→ Required action
Among the lines of the records below, count those with the word "data". Reply with that number alone.

--- Records shown Enclosed Below ---

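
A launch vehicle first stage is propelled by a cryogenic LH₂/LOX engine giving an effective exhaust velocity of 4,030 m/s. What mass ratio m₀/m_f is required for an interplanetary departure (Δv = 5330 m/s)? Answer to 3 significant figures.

mass ratio ≈ 3.75

By the Tsiolkovsky rocket equation, m₀/m_f = exp(Δv / v_e) = exp(5330 / 4030.0) = exp(1.3226) = 3.7531.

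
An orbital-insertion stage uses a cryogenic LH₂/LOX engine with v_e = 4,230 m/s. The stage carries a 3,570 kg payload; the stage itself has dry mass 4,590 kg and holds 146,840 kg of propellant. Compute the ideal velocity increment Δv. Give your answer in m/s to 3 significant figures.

m₀ = payload + dry + propellant = 3,570 + 4,590 + 146,840 = 155,000 kg.
m_f = payload + dry = 3,570 + 4,590 = 8,160 kg.
From the ideal rocket equation, Δv = v_e · ln(m₀/m_f) = 4230.0 × ln(19) = 4230.0 × 2.9442 ≈ 12453.9 m/s.

Δv ≈ 12500 m/s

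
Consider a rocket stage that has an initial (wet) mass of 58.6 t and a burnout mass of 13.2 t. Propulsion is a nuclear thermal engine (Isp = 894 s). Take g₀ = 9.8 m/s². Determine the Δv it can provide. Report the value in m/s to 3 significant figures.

v_e = Isp · g₀ = 894 × 9.8 = 8761.2 m/s.
From the ideal rocket equation, Δv = v_e · ln(m₀/m_f) = 8761.2 × ln(4.439) = 8761.2 × 1.4905 ≈ 13058.7 m/s.

Δv ≈ 13100 m/s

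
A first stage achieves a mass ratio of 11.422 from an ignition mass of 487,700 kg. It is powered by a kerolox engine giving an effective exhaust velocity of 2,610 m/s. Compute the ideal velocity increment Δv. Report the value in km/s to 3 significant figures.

Δv ≈ 6.36 km/s

Δv = v_e · ln(11.422) = 2610.0 × 2.4355 ≈ 6356.8 m/s.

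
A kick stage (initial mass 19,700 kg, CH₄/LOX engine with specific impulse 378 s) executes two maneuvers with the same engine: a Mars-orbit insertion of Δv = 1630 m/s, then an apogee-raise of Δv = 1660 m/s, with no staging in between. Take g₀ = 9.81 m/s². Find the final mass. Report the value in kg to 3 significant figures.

v_e = Isp · g₀ = 378 × 9.81 = 3708.2 m/s.
After the first burn: m = 19700 × exp(−1630/3708.2) = 19700 × 0.64431 = 12,692.9 kg.
After the second burn: m = 12,692.9 × exp(−1660/3708.2) = 12,692.9 × 0.63912 = 8,112.29 kg.

final mass ≈ 8110 kg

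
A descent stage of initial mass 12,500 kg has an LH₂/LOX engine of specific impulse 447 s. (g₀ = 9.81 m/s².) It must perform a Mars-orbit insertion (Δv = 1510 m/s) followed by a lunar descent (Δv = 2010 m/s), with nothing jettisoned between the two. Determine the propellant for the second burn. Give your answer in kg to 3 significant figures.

propellant for the second burn ≈ 3260 kg

v_e = Isp · g₀ = 447 × 9.81 = 4385.1 m/s.
After the first burn: m = 12500 × exp(−1510/4385.1) = 12500 × 0.70868 = 8,858.5 kg.
After the second burn: m = 8,858.5 × exp(−2010/4385.1) = 8,858.5 × 0.63231 = 5,601.32 kg.
Second-burn propellant = 8,858.5 − 5,601.32 = 3,257.18 kg.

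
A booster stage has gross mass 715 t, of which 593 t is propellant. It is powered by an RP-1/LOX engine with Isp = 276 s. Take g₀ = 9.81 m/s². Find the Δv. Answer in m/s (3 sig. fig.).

Δv ≈ 4790 m/s

v_e = Isp · g₀ = 276 × 9.81 = 2707.6 m/s.
m_f = m₀ − m_prop = 715 − 593 = 122 t.
Using Δv = v_e ln(m₀/m_f): Δv = v_e · ln(m₀/m_f) = 2707.6 × ln(5.861) = 2707.6 × 1.7683 ≈ 4787.7 m/s.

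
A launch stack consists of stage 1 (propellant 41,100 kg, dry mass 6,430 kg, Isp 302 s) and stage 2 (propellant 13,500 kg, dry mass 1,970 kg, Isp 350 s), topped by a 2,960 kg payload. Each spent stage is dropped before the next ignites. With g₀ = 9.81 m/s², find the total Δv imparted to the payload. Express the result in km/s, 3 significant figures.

Δv ≈ 7.42 km/s

Ignition mass of stage 1 = 41,100+6,430 + 13,500+1,970 + 2,960 = 65,960 kg.
Stage 1: m₀ = 65,960 kg, m_f = 65,960 − 41,100 = 24,860 kg; Δv = 302×9.81×ln(2.653) = 2962.6×0.9758 ≈ 2891 m/s.
Stage 2: m₀ = 18,430 kg, m_f = 18,430 − 13,500 = 4,930 kg; Δv = 350×9.81×ln(3.738) = 3433.5×1.3186 ≈ 4528 m/s.
Total Δv = 2891 + 4528 = 7419 m/s.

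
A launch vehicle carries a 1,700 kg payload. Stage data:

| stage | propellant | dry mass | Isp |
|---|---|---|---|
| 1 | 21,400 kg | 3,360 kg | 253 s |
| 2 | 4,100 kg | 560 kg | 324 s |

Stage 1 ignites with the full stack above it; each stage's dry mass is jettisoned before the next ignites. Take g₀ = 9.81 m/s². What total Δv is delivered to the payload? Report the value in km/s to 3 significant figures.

Ignition mass of stage 1 = 21,400+3,360 + 4,100+560 + 1,700 = 31,120 kg.
Stage 1: m₀ = 31,120 kg, m_f = 31,120 − 21,400 = 9,720 kg; Δv = 253×9.81×ln(3.202) = 2481.9×1.1637 ≈ 2888 m/s.
Stage 2: m₀ = 6,360 kg, m_f = 6,360 − 4,100 = 2,260 kg; Δv = 324×9.81×ln(2.814) = 3178.4×1.0347 ≈ 3289 m/s.
Total Δv = 2888 + 3289 = 6177 m/s.

Δv ≈ 6.18 km/s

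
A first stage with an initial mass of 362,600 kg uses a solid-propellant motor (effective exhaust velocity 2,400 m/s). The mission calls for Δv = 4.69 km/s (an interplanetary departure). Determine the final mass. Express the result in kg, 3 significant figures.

Rocket equation: m₀/m_f = exp(Δv / v_e) = exp(4690 / 2400.0) = exp(1.9542) = 7.0580.
m_f = m₀ / 7.0580 = 362,600 / 7.0580 = 51,374.3 kg.

final mass ≈ 51400 kg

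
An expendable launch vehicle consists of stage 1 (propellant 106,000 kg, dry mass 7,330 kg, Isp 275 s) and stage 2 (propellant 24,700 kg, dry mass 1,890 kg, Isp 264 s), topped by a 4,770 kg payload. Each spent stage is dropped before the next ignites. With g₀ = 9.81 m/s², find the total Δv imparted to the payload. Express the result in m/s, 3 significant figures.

Ignition mass of stage 1 = 106,000+7,330 + 24,700+1,890 + 4,770 = 144,690 kg.
Stage 1: m₀ = 144,690 kg, m_f = 144,690 − 106,000 = 38,690 kg; Δv = 275×9.81×ln(3.74) = 2697.8×1.3190 ≈ 3558 m/s.
Stage 2: m₀ = 31,360 kg, m_f = 31,360 − 24,700 = 6,660 kg; Δv = 264×9.81×ln(4.709) = 2589.8×1.5494 ≈ 4013 m/s.
Total Δv = 3558 + 4013 = 7571 m/s.

Δv ≈ 7570 m/s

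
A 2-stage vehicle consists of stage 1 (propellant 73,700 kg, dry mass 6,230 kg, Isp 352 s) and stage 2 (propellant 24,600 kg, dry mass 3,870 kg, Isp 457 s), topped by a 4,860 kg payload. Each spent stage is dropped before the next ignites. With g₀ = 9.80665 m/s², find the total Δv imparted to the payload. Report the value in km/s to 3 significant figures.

Δv ≈ 9.64 km/s

Ignition mass of stage 1 = 73,700+6,230 + 24,600+3,870 + 4,860 = 113,260 kg.
Stage 1: m₀ = 113,260 kg, m_f = 113,260 − 73,700 = 39,560 kg; Δv = 352×9.80665×ln(2.863) = 3451.9×1.0519 ≈ 3631 m/s.
Stage 2: m₀ = 33,330 kg, m_f = 33,330 − 24,600 = 8,730 kg; Δv = 457×9.80665×ln(3.818) = 4481.6×1.3397 ≈ 6004 m/s.
Total Δv = 3631 + 6004 = 9635 m/s.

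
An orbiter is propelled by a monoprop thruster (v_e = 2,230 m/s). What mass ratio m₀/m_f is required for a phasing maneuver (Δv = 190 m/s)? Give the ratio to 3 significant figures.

Rocket equation: m₀/m_f = exp(Δv / v_e) = exp(190 / 2230.0) = exp(0.0852) = 1.0889.

mass ratio ≈ 1.09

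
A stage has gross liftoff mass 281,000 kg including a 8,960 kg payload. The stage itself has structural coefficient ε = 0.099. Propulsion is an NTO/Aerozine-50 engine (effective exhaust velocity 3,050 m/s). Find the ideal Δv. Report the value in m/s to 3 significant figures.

Δv ≈ 6280 m/s

Stage wet mass = m₀ − payload = 281,000 − 8,960 = 272,040 kg.
Stage dry mass = ε × stage wet mass = 0.099 × 272,040 = 26,932 kg.
Burnout mass m_f = stage dry + payload = 26,932 + 8,960 = 35,892 kg.
Δv = v_e · ln(281,000/35,892) = 3050.0 × ln(7.829) = 3050.0 × 2.0578 ≈ 6276 m/s.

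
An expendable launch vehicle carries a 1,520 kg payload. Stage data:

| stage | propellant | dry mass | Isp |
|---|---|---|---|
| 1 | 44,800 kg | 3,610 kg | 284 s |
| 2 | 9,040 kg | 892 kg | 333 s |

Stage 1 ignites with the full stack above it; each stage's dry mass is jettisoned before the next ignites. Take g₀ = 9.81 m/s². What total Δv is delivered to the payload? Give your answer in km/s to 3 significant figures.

Ignition mass of stage 1 = 44,800+3,610 + 9,040+892 + 1,520 = 59,862 kg.
Stage 1: m₀ = 59,862 kg, m_f = 59,862 − 44,800 = 15,062 kg; Δv = 284×9.81×ln(3.974) = 2786.0×1.3799 ≈ 3844 m/s.
Stage 2: m₀ = 11,452 kg, m_f = 11,452 − 9,040 = 2,412 kg; Δv = 333×9.81×ln(4.748) = 3266.7×1.5577 ≈ 5089 m/s.
Total Δv = 3844 + 5089 = 8933 m/s.

Δv ≈ 8.93 km/s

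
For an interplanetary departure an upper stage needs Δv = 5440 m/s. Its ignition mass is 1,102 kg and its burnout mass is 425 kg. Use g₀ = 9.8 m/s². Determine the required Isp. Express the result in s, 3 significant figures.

ln(m₀/m_f) = ln(1102/425) = ln(2.593) = 0.9528.
By the Tsiolkovsky rocket equation, v_e = Δv / ln(m₀/m_f) = 5440 / 0.9528 = 5709.5 m/s.
Isp = v_e / g₀ = 5709.5 / 9.8 = 582.6 s.

Isp ≈ 583 s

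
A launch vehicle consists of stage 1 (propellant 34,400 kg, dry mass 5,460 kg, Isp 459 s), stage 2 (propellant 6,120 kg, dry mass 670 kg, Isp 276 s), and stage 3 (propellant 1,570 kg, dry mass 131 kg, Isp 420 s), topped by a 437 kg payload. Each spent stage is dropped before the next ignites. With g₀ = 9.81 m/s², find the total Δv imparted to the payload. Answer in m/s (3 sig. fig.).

Ignition mass of stage 1 = 34,400+5,460 + 6,120+670 + 1,570+131 + 437 = 48,788 kg.
Stage 1: m₀ = 48,788 kg, m_f = 48,788 − 34,400 = 14,388 kg; Δv = 459×9.81×ln(3.391) = 4502.8×1.2211 ≈ 5498 m/s.
Stage 2: m₀ = 8,928 kg, m_f = 8,928 − 6,120 = 2,808 kg; Δv = 276×9.81×ln(3.179) = 2707.6×1.1567 ≈ 3132 m/s.
Stage 3: m₀ = 2,138 kg, m_f = 2,138 − 1,570 = 568 kg; Δv = 420×9.81×ln(3.764) = 4120.2×1.3255 ≈ 5461 m/s.
Total Δv = 5498 + 3132 + 5461 = 14091 m/s.

Δv ≈ 14100 m/s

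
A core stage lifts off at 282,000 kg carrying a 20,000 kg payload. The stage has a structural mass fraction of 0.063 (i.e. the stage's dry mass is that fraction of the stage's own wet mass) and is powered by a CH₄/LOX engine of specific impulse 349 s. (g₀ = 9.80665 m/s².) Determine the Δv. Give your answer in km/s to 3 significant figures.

Stage wet mass = m₀ − payload = 282,000 − 20,000 = 262,000 kg.
Stage dry mass = ε × stage wet mass = 0.063 × 262,000 = 16,506 kg.
Burnout mass m_f = stage dry + payload = 16,506 + 20,000 = 36,506 kg.
v_e = Isp · g₀ = 349 × 9.80665 = 3422.5 m/s.
From the ideal rocket equation, Δv = v_e · ln(282,000/36,506) = 3422.5 × ln(7.725) = 3422.5 × 2.0444 ≈ 6997 m/s.

Δv ≈ 7.00 km/s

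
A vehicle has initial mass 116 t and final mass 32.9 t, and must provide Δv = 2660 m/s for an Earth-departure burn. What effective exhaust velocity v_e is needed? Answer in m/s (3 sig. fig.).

ln(m₀/m_f) = ln(116000/32900) = ln(3.526) = 1.2601.
v_e = Δv / ln(m₀/m_f) = 2660 / 1.2601 = 2110.9 m/s.

v_e ≈ 2110 m/s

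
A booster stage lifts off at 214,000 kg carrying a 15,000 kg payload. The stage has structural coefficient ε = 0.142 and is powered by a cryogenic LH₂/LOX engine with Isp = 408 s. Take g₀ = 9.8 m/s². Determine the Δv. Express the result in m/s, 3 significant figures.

Δv ≈ 6390 m/s

Stage wet mass = m₀ − payload = 214,000 − 15,000 = 199,000 kg.
Stage dry mass = ε × stage wet mass = 0.142 × 199,000 = 28,258 kg.
Burnout mass m_f = stage dry + payload = 28,258 + 15,000 = 43,258 kg.
v_e = Isp · g₀ = 408 × 9.8 = 3998.4 m/s.
Δv = v_e · ln(214,000/43,258) = 3998.4 × ln(4.947) = 3998.4 × 1.5988 ≈ 6393 m/s.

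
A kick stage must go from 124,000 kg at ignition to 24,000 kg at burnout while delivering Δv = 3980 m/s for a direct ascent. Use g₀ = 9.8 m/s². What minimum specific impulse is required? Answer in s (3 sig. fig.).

Isp ≈ 247 s

ln(m₀/m_f) = ln(124000/24000) = ln(5.167) = 1.6422.
v_e = Δv / ln(m₀/m_f) = 3980 / 1.6422 = 2423.5 m/s.
Isp = v_e / g₀ = 2423.5 / 9.8 = 247.3 s.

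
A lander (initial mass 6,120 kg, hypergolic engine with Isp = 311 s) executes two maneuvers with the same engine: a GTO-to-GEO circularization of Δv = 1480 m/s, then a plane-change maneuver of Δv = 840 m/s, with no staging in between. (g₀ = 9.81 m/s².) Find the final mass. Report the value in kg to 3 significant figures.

v_e = Isp · g₀ = 311 × 9.81 = 3050.9 m/s.
After the first burn: m = 6120 × exp(−1480/3050.9) = 6120 × 0.61563 = 3,767.66 kg.
After the second burn: m = 3,767.66 × exp(−840/3050.9) = 3,767.66 × 0.75932 = 2,860.86 kg.

final mass ≈ 2860 kg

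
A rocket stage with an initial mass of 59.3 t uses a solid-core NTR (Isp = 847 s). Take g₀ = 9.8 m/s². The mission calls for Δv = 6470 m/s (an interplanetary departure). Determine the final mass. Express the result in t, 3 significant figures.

final mass ≈ 27.2 t

v_e = Isp · g₀ = 847 × 9.8 = 8300.6 m/s.
Using Δv = v_e ln(m₀/m_f): m₀/m_f = exp(Δv / v_e) = exp(6470 / 8300.6) = exp(0.7795) = 2.1803.
m_f = m₀ / 2.1803 = 59.3 / 2.1803 = 27.1981 t.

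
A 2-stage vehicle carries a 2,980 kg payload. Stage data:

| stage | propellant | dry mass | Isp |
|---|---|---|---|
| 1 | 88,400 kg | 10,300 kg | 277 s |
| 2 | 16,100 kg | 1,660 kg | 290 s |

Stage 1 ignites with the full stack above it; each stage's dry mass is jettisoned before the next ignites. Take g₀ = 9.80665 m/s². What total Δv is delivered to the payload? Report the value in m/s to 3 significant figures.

Ignition mass of stage 1 = 88,400+10,300 + 16,100+1,660 + 2,980 = 119,440 kg.
Stage 1: m₀ = 119,440 kg, m_f = 119,440 − 88,400 = 31,040 kg; Δv = 277×9.80665×ln(3.848) = 2716.4×1.3475 ≈ 3661 m/s.
Stage 2: m₀ = 20,740 kg, m_f = 20,740 − 16,100 = 4,640 kg; Δv = 290×9.80665×ln(4.47) = 2843.9×1.4973 ≈ 4258 m/s.
Total Δv = 3661 + 4258 = 7919 m/s.

Δv ≈ 7920 m/s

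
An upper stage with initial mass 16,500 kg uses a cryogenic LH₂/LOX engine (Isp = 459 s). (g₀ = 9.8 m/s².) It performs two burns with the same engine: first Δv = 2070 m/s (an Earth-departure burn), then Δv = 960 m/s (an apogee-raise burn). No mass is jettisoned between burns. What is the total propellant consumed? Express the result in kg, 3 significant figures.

total propellant consumed ≈ 8090 kg

v_e = Isp · g₀ = 459 × 9.8 = 4498.2 m/s.
After the first burn: m = 16500 × exp(−2070/4498.2) = 16500 × 0.63117 = 10,414.3 kg.
After the second burn: m = 10,414.3 × exp(−960/4498.2) = 10,414.3 × 0.80782 = 8,412.88 kg.
Total propellant = m₀ − m_final = 16500 − 8,412.88 = 8,087.12 kg.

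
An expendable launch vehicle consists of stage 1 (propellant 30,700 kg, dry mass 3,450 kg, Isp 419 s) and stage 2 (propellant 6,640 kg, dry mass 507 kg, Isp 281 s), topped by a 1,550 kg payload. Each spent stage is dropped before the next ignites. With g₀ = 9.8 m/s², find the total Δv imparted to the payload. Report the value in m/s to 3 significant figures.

Δv ≈ 9150 m/s

Ignition mass of stage 1 = 30,700+3,450 + 6,640+507 + 1,550 = 42,847 kg.
Stage 1: m₀ = 42,847 kg, m_f = 42,847 − 30,700 = 12,147 kg; Δv = 419×9.8×ln(3.527) = 4106.2×1.2606 ≈ 5176 m/s.
Stage 2: m₀ = 8,697 kg, m_f = 8,697 − 6,640 = 2,057 kg; Δv = 281×9.8×ln(4.228) = 2753.8×1.4417 ≈ 3970 m/s.
Total Δv = 5176 + 3970 = 9146 m/s.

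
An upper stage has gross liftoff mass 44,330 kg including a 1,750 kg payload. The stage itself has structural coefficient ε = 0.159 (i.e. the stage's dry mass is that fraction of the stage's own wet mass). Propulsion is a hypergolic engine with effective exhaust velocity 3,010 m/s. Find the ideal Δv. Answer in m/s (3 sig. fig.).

Stage wet mass = m₀ − payload = 44,330 − 1,750 = 42,580 kg.
Stage dry mass = ε × stage wet mass = 0.159 × 42,580 = 6,770.22 kg.
Burnout mass m_f = stage dry + payload = 6,770.22 + 1,750 = 8,520.22 kg.
By the Tsiolkovsky rocket equation, Δv = v_e · ln(44,330/8,520.22) = 3010.0 × ln(5.203) = 3010.0 × 1.6492 ≈ 4964 m/s.

Δv ≈ 4960 m/s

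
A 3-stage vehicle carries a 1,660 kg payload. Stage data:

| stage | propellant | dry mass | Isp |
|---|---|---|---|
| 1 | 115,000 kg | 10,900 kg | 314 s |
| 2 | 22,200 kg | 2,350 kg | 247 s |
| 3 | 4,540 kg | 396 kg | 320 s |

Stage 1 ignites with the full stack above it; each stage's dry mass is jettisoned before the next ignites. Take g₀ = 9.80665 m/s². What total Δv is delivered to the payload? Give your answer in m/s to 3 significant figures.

Ignition mass of stage 1 = 115,000+10,900 + 22,200+2,350 + 4,540+396 + 1,660 = 157,046 kg.
Stage 1: m₀ = 157,046 kg, m_f = 157,046 − 115,000 = 42,046 kg; Δv = 314×9.80665×ln(3.735) = 3079.3×1.3178 ≈ 4058 m/s.
Stage 2: m₀ = 31,146 kg, m_f = 31,146 − 22,200 = 8,946 kg; Δv = 247×9.80665×ln(3.482) = 2422.2×1.2475 ≈ 3022 m/s.
Stage 3: m₀ = 6,596 kg, m_f = 6,596 − 4,540 = 2,056 kg; Δv = 320×9.80665×ln(3.208) = 3138.1×1.1657 ≈ 3658 m/s.
Total Δv = 4058 + 3022 + 3658 = 10738 m/s.

Δv ≈ 10700 m/s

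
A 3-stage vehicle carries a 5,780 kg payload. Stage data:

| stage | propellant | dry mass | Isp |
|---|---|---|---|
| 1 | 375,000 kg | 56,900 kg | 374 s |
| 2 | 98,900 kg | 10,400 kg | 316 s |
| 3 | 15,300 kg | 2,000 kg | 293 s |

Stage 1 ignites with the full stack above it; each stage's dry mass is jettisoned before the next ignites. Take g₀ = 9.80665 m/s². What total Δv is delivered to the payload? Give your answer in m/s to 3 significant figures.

Ignition mass of stage 1 = 375,000+56,900 + 98,900+10,400 + 15,300+2,000 + 5,780 = 564,280 kg.
Stage 1: m₀ = 564,280 kg, m_f = 564,280 − 375,000 = 189,280 kg; Δv = 374×9.80665×ln(2.981) = 3667.7×1.0923 ≈ 4006 m/s.
Stage 2: m₀ = 132,380 kg, m_f = 132,380 − 98,900 = 33,480 kg; Δv = 316×9.80665×ln(3.954) = 3098.9×1.3747 ≈ 4260 m/s.
Stage 3: m₀ = 23,080 kg, m_f = 23,080 − 15,300 = 7,780 kg; Δv = 293×9.80665×ln(2.967) = 2873.3×1.0874 ≈ 3125 m/s.
Total Δv = 4006 + 4260 + 3125 = 11391 m/s.

Δv ≈ 11400 m/s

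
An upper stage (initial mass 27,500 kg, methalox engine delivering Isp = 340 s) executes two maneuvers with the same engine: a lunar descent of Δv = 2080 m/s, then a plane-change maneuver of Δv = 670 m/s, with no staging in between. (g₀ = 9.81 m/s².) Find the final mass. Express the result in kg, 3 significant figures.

final mass ≈ 12100 kg

v_e = Isp · g₀ = 340 × 9.81 = 3335.4 m/s.
After the first burn: m = 27500 × exp(−2080/3335.4) = 27500 × 0.53600 = 14,740 kg.
After the second burn: m = 14,740 × exp(−670/3335.4) = 14,740 × 0.81801 = 12,057.5 kg.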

--- End of Enclosed Records shown ---

→ Worked solution
5